▶ _ABOUT THIS EXERCISE_: Copy each line of the data that has "week" in it.
(EXERCISE INPUT Opens)
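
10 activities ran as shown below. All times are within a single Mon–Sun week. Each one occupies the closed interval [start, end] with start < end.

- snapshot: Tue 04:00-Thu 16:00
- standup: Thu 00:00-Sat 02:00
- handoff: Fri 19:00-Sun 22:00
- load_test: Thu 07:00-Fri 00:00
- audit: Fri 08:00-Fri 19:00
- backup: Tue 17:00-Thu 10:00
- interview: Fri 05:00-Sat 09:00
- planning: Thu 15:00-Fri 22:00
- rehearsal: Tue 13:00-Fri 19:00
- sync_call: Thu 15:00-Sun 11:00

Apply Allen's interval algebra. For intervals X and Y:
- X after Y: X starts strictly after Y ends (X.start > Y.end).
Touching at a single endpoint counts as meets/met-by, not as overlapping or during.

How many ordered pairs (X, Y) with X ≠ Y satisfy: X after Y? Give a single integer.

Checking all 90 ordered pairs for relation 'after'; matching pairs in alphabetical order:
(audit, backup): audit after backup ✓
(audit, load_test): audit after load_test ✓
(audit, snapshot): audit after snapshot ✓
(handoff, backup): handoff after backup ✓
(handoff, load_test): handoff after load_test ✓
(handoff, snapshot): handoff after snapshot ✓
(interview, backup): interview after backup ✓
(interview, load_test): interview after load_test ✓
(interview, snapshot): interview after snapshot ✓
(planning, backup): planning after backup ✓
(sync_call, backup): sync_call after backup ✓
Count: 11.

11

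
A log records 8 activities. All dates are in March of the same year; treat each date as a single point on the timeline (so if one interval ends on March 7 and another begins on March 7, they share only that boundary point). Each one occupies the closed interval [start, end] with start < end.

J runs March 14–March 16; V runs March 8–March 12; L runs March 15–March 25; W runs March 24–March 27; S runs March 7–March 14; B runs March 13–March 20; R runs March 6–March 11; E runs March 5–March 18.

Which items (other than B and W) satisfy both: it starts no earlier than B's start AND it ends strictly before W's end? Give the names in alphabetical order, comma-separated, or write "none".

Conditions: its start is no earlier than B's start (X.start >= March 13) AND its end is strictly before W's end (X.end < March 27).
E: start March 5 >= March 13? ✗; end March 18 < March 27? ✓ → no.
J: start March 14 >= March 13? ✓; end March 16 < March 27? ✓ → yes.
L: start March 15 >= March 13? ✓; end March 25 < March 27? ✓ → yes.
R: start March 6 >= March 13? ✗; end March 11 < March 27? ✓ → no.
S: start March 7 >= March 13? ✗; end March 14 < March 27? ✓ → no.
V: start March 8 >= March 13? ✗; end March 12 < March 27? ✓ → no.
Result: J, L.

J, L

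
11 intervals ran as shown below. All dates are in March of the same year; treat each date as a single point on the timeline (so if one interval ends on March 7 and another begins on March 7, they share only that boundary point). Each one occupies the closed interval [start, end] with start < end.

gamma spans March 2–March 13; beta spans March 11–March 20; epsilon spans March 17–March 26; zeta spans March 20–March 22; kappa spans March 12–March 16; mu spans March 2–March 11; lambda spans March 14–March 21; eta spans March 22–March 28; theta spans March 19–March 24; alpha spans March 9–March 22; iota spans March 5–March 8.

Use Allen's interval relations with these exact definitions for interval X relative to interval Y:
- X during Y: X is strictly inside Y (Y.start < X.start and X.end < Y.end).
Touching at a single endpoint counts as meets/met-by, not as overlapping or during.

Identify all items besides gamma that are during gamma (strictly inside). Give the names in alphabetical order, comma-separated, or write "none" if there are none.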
(EXERCISE INPUT Closes)
(EXERCISE INPUT Opens)
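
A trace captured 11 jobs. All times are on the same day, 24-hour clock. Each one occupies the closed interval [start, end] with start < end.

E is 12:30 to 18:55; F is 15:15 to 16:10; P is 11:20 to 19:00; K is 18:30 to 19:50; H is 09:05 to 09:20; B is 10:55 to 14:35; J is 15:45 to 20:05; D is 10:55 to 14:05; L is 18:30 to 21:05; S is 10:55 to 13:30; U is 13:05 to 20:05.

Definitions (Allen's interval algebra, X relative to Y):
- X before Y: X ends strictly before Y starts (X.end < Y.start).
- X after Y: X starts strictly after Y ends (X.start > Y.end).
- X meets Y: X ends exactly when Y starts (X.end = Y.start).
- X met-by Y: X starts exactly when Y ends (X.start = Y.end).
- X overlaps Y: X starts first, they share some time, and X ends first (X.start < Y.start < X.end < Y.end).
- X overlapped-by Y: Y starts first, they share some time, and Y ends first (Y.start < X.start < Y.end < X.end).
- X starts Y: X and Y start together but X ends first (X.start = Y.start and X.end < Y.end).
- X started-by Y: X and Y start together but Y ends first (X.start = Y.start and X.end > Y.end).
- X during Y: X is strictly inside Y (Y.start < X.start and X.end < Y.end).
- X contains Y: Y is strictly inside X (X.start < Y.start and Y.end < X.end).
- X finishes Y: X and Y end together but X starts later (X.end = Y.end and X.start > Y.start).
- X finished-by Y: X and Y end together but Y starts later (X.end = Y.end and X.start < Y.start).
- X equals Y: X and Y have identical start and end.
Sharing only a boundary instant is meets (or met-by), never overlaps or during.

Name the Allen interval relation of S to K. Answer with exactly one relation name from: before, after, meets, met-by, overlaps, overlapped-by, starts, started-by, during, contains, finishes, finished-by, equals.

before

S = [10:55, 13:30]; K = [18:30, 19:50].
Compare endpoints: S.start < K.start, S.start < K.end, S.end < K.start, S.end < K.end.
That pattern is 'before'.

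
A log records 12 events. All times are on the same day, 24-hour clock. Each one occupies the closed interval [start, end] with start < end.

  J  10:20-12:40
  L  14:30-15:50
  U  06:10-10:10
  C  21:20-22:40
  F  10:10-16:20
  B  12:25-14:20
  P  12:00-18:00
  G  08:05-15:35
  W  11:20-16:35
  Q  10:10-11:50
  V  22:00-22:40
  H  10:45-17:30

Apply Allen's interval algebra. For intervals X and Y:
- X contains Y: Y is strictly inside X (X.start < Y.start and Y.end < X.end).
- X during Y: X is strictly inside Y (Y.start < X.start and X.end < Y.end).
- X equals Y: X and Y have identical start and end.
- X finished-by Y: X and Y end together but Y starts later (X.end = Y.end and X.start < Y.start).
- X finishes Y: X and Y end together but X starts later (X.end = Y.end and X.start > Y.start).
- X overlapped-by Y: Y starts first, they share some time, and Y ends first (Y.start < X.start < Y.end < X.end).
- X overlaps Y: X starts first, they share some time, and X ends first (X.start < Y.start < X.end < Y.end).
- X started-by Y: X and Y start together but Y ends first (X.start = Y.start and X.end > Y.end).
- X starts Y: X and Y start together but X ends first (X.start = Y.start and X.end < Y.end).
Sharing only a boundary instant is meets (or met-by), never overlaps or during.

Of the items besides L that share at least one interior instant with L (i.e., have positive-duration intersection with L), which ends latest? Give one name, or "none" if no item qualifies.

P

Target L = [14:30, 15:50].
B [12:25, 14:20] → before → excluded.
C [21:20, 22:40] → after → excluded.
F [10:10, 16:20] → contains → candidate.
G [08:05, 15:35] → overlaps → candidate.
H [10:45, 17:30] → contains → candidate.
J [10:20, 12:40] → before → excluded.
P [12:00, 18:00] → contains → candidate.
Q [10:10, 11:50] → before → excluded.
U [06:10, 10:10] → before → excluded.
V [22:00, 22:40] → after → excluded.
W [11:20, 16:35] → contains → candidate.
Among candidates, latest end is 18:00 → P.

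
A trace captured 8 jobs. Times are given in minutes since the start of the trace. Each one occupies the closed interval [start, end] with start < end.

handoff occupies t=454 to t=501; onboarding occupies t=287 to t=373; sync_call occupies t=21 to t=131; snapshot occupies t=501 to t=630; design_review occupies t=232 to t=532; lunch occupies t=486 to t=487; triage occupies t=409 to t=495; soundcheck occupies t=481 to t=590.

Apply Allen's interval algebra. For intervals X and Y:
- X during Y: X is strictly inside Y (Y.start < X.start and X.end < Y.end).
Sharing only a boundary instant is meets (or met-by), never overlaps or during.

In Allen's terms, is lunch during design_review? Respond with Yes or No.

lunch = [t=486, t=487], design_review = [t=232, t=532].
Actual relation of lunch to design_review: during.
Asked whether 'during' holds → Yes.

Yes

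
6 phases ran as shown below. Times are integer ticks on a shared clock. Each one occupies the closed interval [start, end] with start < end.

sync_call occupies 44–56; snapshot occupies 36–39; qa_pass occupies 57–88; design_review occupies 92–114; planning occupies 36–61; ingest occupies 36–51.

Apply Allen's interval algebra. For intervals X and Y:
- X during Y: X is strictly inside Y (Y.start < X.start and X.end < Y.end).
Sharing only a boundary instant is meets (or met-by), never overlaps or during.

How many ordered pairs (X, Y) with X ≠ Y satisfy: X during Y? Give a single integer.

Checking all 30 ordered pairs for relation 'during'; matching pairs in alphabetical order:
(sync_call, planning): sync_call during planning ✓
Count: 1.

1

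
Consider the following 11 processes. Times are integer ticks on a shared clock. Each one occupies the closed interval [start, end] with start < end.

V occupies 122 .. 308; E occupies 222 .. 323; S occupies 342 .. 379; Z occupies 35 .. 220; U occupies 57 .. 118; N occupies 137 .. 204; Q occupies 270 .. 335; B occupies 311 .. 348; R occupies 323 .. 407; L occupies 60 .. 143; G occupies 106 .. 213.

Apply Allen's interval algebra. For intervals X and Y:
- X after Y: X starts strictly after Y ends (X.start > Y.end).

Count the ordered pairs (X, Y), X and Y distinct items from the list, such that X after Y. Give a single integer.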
(EXERCISE INPUT Closes)
(EXERCISE INPUT Opens)
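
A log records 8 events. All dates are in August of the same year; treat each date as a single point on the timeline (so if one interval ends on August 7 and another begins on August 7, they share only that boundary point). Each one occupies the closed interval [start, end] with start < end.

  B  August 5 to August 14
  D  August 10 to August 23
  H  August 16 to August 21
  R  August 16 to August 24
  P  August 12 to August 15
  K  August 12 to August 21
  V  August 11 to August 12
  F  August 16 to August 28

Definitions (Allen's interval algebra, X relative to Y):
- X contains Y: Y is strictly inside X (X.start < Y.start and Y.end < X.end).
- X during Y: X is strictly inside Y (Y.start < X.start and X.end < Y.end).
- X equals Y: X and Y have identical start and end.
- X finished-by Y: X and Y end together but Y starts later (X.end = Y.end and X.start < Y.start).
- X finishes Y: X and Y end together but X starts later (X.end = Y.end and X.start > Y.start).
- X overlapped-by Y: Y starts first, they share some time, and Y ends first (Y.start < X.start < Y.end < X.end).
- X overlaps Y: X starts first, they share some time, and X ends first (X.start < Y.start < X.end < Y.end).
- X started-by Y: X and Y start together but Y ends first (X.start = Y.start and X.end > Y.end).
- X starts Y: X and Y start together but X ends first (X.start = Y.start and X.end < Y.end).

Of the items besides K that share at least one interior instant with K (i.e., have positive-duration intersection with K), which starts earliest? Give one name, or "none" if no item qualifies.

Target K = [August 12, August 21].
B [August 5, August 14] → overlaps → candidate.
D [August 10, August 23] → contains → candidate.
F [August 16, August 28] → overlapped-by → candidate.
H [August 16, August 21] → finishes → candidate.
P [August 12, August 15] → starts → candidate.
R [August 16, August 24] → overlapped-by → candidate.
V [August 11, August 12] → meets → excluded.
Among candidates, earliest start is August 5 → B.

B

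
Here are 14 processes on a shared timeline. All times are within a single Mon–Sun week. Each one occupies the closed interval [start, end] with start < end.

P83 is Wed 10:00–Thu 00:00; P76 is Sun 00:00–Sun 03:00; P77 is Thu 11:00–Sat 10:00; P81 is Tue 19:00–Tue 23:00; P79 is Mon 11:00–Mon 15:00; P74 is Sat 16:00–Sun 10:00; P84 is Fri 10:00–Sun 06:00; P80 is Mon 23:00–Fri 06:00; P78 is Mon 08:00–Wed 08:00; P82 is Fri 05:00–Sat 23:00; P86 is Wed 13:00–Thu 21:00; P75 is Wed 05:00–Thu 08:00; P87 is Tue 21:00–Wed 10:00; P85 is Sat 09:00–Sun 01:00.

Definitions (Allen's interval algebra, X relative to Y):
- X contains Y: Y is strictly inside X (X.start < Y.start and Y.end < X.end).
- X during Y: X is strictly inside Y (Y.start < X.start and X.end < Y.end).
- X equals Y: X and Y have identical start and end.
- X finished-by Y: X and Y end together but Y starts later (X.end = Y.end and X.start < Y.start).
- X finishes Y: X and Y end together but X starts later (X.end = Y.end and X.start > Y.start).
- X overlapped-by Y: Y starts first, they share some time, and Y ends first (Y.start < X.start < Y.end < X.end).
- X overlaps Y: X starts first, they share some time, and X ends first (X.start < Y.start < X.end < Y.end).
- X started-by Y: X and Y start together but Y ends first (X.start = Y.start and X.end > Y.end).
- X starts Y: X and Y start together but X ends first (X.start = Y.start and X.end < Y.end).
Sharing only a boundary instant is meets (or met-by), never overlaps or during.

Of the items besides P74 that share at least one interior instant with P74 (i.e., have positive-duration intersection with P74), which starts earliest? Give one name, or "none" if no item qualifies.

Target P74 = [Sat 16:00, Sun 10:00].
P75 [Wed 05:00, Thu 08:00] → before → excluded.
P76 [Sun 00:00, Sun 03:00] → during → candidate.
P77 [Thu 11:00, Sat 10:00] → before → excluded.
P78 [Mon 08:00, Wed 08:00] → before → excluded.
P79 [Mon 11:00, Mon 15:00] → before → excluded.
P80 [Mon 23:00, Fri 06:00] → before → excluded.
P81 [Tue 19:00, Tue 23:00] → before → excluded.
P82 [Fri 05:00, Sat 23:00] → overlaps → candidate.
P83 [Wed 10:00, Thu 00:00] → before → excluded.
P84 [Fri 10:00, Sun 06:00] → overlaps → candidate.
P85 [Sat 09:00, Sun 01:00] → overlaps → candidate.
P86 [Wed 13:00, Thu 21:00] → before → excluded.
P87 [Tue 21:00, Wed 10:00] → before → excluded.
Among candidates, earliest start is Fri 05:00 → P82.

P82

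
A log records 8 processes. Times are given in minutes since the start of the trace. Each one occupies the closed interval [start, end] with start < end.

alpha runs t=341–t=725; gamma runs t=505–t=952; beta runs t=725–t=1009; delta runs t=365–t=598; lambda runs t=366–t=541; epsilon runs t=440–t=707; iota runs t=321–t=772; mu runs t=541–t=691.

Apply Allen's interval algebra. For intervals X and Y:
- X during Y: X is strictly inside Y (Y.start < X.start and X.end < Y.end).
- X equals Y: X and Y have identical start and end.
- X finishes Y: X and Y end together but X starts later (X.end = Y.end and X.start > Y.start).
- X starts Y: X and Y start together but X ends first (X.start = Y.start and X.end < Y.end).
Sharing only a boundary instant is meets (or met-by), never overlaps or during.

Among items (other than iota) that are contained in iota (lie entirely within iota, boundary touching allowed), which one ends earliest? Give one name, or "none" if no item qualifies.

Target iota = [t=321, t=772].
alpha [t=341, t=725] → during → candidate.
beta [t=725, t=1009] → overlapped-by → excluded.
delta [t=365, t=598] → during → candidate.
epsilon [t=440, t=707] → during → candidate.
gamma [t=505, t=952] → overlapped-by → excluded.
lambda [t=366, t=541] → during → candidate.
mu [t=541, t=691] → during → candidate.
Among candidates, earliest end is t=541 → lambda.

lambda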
(EXERCISE INPUT Closes)
▶ _ANSWER_:
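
10 activities ran as shown below. All times are within a single Mon–Sun week. Each one occupies the closed interval [start, end] with start < end.
Here are 14 processes on a shared timeline. All times are within a single Mon–Sun week. Each one occupies the closed interval [start, end] with start < end.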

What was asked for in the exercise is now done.